▶ [Exercise objective]: From the records below, copy out exactly the lines from the one containing "Write OpenSCAD for this I-beam" to the one containing "A bed frame", both included. Add nothing else.

(Collected data)
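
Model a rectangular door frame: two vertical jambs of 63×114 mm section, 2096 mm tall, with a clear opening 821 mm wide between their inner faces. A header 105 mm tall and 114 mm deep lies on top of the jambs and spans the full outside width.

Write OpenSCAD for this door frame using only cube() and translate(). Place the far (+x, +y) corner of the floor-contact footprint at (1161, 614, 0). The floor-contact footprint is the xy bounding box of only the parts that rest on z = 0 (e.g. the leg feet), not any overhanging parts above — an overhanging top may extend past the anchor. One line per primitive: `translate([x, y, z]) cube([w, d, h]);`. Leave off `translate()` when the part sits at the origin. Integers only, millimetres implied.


translate([214, 500, 0]) cube([63, 114, 2096]);
translate([1098, 500, 0]) cube([63, 114, 2096]);
translate([214, 500, 2096]) cube([947, 114, 105]);


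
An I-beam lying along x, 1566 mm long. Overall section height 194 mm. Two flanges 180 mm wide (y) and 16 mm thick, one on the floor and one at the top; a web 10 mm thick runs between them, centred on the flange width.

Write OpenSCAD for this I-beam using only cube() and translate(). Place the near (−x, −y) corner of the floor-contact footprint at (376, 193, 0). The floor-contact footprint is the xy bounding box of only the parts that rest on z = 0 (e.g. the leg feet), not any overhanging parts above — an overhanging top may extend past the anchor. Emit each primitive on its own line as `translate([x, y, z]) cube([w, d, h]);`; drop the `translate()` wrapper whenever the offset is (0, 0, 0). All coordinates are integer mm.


translate([376, 193, 0]) cube([1566, 180, 16]);
translate([376, 278, 16]) cube([1566, 10, 162]);
translate([376, 193, 178]) cube([1566, 180, 16]);


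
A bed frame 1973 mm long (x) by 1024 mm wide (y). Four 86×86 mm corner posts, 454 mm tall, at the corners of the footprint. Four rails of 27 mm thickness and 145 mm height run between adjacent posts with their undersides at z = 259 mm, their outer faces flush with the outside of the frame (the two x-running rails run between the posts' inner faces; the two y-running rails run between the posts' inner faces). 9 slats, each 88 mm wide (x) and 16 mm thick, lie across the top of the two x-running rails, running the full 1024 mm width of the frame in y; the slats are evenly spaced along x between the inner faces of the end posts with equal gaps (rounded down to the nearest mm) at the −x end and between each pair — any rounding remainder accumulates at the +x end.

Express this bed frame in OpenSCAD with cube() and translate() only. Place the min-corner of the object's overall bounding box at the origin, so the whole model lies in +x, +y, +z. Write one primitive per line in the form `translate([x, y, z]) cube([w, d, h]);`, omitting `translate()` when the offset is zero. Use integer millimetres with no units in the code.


cube([86, 86, 454]);
translate([0, 938, 0]) cube([86, 86, 454]);
translate([1887, 0, 0]) cube([86, 86, 454]);
translate([1887, 938, 0]) cube([86, 86, 454]);
translate([86, 0, 259]) cube([1801, 27, 145]);
translate([86, 997, 259]) cube([1801, 27, 145]);
translate([0, 86, 259]) cube([27, 852, 145]);
translate([1946, 86, 259]) cube([27, 852, 145]);
translate([186, 0, 404]) cube([88, 1024, 16]);
translate([374, 0, 404]) cube([88, 1024, 16]);
translate([562, 0, 404]) cube([88, 1024, 16]);
translate([750, 0, 404]) cube([88, 1024, 16]);
translate([938, 0, 404]) cube([88, 1024, 16]);
translate([1126, 0, 404]) cube([88, 1024, 16]);
translate([1314, 0, 404]) cube([88, 1024, 16]);
translate([1502, 0, 404]) cube([88, 1024, 16]);
translate([1690, 0, 404]) cube([88, 1024, 16]);


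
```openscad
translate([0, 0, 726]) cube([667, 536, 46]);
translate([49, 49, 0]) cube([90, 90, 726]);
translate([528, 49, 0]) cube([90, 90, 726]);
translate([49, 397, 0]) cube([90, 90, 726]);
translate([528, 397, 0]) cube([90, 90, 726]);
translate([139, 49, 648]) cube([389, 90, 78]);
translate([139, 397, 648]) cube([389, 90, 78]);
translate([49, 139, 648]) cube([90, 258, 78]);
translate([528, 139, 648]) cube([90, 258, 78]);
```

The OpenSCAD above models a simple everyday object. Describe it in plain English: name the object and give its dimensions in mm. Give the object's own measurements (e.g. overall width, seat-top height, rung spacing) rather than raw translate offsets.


A table: top 667 mm (x) × 536 mm (y), 46 mm thick, upper face at z = 772 mm, on four 90×90 mm square legs, each inset 49 mm from the nearest pair of top edges from z = 0 to the bottom of the top. Four apron rails, 90 mm thick and 78 mm tall, run between adjacent legs with their top edges flush with the underside of the top and their outer faces flush with the legs' outer faces.


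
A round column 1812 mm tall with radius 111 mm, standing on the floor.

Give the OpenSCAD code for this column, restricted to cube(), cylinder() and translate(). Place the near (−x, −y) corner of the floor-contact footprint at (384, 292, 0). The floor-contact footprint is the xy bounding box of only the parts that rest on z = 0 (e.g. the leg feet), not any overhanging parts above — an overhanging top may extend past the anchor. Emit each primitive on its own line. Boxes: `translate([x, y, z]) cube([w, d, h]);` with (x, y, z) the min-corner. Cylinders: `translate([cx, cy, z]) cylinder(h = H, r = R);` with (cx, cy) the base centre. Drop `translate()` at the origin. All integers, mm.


translate([495, 403, 0]) cylinder(h = 1812, r = 111);


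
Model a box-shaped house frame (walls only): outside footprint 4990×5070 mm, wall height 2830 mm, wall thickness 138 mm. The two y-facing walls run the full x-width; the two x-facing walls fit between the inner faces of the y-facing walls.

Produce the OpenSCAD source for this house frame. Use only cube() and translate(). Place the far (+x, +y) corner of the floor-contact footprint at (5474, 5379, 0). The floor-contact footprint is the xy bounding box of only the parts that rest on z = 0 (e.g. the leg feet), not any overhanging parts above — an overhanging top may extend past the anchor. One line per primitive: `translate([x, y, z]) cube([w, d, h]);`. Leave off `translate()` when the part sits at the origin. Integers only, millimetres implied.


translate([484, 309, 0]) cube([4990, 138, 2830]);
translate([484, 5241, 0]) cube([4990, 138, 2830]);
translate([484, 447, 0]) cube([138, 4794, 2830]);
translate([5336, 447, 0]) cube([138, 4794, 2830]);


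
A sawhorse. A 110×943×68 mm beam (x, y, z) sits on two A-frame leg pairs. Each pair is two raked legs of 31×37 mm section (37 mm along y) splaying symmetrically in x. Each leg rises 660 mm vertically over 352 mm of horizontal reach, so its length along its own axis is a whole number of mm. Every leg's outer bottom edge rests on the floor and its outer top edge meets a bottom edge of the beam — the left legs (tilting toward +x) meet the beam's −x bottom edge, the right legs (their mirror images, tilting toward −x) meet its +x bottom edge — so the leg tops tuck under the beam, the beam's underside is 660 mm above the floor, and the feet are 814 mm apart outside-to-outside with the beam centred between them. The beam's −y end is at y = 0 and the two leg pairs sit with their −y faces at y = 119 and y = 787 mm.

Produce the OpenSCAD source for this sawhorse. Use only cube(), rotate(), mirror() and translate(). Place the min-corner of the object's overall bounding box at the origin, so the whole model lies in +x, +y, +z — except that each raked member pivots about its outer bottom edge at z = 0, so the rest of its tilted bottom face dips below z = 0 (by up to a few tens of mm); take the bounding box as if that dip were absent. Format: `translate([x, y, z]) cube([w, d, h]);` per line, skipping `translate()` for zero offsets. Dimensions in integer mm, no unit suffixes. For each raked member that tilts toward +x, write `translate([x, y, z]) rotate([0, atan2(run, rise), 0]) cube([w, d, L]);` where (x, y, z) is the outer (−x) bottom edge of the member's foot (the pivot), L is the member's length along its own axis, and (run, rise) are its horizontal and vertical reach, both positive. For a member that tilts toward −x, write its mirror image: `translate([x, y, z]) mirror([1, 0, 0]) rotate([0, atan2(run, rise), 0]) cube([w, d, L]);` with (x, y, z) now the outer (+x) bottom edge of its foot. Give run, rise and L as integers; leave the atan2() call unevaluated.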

▶ [Exercise answer]:
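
Write OpenSCAD for this I-beam using only cube() and translate(). Place the near (−x, −y) corner of the floor-contact footprint at (376, 193, 0). The floor-contact footprint is the xy bounding box of only the parts that rest on z = 0 (e.g. the leg feet), not any overhanging parts above — an overhanging top may extend past the anchor. Emit each primitive on its own line as `translate([x, y, z]) cube([w, d, h]);`; drop the `translate()` wrapper whenever the offset is (0, 0, 0). All coordinates are integer mm.


translate([376, 193, 0]) cube([1566, 180, 16]);
translate([376, 278, 16]) cube([1566, 10, 162]);
translate([376, 193, 178]) cube([1566, 180, 16]);


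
A bed frame 1973 mm long (x) by 1024 mm wide (y). Four 86×86 mm corner posts, 454 mm tall, at the corners of the footprint. Four rails of 27 mm thickness and 145 mm height run between adjacent posts with their undersides at z = 259 mm, their outer faces flush with the outside of the frame (the two x-running rails run between the posts' inner faces; the two y-running rails run between the posts' inner faces). 9 slats, each 88 mm wide (x) and 16 mm thick, lie across the top of the two x-running rails, running the full 1024 mm width of the frame in y; the slats are evenly spaced along x between the inner faces of the end posts with equal gaps (rounded down to the nearest mm) at the −x end and between each pair — any rounding remainder accumulates at the +x end.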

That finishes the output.